**Extracted information**
↓↓↓
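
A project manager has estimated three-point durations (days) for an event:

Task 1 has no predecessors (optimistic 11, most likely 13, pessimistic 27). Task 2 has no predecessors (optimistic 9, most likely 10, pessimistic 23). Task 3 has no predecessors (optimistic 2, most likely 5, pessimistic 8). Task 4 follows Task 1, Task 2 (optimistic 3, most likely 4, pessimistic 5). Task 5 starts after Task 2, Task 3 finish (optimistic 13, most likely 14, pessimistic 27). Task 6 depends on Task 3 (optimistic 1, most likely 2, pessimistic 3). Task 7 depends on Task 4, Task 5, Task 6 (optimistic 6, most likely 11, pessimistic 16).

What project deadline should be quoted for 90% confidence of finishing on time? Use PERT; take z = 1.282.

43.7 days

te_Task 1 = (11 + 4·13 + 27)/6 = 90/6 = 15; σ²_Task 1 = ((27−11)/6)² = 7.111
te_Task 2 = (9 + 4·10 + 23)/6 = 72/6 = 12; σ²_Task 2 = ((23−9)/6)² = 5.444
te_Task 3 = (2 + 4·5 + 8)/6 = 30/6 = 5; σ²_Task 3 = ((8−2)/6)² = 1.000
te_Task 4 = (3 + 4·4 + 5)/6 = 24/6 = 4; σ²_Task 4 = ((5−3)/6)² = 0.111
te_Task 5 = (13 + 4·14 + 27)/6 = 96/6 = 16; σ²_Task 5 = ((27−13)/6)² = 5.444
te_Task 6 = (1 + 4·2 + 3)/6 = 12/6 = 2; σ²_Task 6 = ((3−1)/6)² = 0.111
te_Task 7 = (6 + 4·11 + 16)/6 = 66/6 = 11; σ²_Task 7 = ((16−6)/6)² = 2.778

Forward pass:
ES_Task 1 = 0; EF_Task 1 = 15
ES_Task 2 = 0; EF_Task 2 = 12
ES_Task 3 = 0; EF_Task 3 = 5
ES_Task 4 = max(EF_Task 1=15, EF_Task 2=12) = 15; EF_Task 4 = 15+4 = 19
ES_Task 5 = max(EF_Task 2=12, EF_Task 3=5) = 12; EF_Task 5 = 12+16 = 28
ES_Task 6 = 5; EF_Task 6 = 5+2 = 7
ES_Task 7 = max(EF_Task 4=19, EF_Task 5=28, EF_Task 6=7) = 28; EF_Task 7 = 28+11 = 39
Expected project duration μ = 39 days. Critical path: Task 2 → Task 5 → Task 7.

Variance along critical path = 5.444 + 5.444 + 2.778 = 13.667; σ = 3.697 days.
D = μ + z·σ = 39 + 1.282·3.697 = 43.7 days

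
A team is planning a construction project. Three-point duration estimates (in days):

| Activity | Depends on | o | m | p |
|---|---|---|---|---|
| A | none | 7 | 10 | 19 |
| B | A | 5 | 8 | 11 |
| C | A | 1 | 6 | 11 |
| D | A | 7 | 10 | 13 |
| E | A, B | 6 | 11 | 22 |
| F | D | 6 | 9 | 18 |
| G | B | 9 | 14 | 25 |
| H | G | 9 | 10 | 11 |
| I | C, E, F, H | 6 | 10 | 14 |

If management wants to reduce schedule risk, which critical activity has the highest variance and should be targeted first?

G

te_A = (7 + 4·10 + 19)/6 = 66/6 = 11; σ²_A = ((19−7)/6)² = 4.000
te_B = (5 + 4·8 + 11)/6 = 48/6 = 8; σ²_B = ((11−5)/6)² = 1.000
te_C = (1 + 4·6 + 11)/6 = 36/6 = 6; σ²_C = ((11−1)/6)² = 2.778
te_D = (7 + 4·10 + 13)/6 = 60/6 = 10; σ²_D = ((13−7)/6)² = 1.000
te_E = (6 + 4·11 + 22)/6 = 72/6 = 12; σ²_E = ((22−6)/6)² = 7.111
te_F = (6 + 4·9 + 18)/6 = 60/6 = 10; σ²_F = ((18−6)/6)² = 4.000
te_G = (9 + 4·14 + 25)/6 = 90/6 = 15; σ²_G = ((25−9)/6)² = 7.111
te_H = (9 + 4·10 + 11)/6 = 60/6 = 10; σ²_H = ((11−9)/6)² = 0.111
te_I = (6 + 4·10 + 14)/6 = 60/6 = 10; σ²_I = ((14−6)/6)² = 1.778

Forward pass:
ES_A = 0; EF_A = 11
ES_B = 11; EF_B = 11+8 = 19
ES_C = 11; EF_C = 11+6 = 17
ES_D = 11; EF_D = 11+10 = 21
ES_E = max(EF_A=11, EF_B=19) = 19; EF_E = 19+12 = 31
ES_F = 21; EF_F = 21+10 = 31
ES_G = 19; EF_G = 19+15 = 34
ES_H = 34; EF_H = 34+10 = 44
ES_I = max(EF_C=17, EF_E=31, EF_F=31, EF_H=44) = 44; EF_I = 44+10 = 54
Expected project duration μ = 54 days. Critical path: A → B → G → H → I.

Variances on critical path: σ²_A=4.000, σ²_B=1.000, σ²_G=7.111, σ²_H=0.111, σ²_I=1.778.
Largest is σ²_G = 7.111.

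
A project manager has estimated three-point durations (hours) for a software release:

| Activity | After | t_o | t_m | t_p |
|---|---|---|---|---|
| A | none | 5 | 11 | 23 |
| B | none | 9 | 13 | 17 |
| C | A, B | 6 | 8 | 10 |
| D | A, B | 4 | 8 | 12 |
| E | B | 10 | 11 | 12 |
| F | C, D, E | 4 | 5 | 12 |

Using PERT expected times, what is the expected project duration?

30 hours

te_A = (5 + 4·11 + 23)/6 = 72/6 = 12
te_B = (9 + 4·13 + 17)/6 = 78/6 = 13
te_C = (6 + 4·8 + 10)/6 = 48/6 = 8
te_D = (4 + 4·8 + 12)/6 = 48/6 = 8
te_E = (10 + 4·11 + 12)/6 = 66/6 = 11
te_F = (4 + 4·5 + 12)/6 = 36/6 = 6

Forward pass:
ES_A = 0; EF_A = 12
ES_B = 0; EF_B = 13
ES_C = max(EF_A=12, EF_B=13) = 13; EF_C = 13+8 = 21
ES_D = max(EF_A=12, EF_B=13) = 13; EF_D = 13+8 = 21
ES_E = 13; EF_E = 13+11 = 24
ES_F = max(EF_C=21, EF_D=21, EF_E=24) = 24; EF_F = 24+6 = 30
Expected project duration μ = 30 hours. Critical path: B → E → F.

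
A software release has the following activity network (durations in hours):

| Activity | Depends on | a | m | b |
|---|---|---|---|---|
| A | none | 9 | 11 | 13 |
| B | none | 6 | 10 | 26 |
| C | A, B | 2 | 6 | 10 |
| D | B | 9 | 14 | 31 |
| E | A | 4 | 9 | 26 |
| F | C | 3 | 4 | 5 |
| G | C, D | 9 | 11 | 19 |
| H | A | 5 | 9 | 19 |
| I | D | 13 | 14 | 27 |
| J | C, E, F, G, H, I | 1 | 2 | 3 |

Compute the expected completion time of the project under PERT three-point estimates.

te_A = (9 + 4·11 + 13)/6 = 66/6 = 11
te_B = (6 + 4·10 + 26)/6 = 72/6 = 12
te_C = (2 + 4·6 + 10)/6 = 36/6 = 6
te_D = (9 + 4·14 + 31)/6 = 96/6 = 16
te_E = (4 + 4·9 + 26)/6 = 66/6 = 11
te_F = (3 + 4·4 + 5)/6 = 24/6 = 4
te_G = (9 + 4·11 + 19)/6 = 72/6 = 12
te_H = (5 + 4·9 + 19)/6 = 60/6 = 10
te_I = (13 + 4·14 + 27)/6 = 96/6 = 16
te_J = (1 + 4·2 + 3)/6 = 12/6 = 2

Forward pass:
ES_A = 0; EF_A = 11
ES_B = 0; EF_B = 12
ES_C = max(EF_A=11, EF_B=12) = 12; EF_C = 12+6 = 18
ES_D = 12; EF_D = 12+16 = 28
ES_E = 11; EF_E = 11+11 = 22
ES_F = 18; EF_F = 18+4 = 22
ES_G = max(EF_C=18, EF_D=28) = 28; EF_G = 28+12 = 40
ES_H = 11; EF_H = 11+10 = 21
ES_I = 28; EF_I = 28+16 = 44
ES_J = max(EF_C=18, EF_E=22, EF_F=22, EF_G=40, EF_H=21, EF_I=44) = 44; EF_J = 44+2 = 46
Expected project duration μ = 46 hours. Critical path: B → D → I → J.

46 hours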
↑↑↑
↓↓↓
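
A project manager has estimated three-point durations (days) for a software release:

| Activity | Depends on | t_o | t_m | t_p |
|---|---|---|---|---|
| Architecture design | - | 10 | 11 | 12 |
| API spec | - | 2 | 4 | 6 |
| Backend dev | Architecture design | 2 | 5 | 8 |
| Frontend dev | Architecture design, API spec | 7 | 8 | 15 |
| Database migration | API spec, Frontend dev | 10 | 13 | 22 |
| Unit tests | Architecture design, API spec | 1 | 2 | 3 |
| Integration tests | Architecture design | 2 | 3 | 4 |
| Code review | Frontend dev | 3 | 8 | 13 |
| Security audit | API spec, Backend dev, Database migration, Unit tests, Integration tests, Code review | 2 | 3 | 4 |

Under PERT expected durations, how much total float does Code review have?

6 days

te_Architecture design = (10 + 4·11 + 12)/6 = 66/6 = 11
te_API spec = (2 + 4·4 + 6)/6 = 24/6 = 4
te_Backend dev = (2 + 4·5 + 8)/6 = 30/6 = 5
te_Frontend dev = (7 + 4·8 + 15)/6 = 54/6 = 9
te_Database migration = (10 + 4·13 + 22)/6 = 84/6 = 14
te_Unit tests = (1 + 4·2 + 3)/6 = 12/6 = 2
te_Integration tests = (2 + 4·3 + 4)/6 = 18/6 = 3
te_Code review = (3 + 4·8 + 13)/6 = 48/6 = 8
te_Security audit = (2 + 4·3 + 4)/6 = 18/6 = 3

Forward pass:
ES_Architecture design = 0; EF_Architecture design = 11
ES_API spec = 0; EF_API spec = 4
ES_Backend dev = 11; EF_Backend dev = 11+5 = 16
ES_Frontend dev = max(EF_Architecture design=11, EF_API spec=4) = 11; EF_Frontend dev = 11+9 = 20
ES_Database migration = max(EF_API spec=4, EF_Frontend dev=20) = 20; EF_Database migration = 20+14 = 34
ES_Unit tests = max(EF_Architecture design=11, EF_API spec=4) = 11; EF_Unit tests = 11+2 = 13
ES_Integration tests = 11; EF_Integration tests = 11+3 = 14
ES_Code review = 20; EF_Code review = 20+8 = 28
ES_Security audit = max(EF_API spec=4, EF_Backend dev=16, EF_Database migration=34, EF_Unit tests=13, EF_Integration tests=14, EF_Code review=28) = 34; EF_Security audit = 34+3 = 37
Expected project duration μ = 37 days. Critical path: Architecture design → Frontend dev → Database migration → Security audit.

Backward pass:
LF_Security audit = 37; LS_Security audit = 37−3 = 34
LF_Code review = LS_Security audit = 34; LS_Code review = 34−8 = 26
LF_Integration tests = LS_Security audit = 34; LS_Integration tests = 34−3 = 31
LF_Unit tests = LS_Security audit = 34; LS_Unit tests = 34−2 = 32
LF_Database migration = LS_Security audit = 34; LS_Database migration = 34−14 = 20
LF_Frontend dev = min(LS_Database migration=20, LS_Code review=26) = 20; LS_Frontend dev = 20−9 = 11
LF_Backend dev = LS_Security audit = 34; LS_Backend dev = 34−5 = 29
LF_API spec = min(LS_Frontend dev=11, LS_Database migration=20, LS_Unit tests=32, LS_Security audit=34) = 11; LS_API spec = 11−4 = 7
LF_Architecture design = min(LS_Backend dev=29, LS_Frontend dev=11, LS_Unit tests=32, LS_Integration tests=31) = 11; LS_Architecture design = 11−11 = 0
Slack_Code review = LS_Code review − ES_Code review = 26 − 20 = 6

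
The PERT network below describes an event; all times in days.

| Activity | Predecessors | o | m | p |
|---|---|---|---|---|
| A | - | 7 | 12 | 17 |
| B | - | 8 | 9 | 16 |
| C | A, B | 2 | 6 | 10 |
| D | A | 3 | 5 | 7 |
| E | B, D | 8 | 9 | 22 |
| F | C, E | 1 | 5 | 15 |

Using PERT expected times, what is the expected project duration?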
↑↑↑
↓↓↓
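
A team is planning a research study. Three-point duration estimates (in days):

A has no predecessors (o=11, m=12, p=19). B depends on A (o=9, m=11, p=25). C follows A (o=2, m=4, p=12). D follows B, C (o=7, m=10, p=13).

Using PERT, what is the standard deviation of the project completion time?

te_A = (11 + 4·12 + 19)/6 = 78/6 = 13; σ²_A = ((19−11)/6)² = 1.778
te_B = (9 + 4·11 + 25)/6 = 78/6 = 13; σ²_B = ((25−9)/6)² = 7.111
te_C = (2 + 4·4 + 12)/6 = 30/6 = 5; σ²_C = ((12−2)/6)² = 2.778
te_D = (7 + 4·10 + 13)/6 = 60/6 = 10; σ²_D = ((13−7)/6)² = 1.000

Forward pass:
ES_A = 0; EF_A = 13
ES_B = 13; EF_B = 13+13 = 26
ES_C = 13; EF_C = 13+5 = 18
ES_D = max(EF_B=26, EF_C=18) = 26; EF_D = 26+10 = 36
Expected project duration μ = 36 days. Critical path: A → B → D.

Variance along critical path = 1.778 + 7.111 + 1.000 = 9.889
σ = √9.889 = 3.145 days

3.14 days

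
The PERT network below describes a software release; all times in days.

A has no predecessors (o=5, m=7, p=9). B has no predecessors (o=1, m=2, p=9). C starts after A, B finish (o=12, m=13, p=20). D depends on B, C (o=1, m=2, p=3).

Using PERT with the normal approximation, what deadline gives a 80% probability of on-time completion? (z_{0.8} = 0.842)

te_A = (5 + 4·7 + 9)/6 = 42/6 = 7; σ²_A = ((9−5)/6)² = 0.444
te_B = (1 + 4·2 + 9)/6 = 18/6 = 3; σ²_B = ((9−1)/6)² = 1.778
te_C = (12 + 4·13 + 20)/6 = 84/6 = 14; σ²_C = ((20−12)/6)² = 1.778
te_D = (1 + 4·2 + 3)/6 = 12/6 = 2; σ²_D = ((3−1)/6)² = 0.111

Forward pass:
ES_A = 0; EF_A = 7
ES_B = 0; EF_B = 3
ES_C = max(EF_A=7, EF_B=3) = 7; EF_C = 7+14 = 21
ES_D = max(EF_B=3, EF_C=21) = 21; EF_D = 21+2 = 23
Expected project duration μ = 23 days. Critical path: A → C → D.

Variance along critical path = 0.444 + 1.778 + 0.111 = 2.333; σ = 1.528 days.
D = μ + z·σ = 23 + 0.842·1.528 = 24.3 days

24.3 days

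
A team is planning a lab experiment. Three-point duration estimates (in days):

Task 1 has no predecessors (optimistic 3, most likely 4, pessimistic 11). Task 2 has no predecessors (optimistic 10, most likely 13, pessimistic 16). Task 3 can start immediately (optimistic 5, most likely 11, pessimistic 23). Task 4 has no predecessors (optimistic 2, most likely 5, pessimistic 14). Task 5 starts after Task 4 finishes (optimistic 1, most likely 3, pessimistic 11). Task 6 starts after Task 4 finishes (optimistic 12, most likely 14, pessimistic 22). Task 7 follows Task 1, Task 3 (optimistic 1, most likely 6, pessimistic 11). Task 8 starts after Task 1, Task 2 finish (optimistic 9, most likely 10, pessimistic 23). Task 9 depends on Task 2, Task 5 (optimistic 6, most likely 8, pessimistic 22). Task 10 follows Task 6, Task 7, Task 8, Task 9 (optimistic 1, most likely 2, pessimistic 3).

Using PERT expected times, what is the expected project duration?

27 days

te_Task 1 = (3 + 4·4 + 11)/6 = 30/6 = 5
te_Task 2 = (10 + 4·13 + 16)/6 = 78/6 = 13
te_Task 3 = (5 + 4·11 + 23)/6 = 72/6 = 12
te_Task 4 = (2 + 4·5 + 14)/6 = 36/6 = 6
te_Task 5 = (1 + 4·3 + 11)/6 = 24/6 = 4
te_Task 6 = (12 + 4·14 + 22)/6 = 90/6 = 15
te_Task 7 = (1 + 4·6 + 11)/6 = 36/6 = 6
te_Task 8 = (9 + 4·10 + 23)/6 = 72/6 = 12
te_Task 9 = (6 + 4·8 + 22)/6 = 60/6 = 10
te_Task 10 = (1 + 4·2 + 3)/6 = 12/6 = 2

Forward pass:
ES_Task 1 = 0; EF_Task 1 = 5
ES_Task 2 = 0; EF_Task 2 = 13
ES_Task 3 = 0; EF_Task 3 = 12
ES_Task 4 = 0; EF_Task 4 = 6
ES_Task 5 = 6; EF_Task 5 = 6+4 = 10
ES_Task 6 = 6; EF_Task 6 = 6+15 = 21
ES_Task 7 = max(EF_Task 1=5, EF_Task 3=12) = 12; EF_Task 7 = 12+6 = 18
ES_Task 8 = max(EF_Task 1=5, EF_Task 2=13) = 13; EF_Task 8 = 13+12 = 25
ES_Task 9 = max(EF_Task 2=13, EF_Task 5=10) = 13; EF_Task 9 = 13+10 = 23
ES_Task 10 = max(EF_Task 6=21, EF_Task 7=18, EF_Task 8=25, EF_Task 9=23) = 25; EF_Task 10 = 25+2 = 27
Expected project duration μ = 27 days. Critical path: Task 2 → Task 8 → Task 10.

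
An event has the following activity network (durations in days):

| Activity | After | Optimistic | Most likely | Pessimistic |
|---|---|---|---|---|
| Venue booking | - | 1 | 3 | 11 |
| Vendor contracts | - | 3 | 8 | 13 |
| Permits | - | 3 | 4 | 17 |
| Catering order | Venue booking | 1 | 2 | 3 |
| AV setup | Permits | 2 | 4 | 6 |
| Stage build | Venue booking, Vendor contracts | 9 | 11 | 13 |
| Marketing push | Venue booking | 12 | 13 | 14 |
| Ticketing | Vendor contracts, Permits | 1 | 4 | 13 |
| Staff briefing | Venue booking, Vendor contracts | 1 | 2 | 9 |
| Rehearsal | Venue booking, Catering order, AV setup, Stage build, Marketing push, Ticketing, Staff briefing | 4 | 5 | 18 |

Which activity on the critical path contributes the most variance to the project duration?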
↑↑↑
**Task prompt**
Run a filter over the data above and keep each line that contains the word "Stage".

**Answer**
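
| Stage build | Venue booking, Vendor contracts | 9 | 11 | 13 |
| Rehearsal | Venue booking, Catering order, AV setup, Stage build, Marketing push, Ticketing, Staff briefing | 4 | 5 | 18 |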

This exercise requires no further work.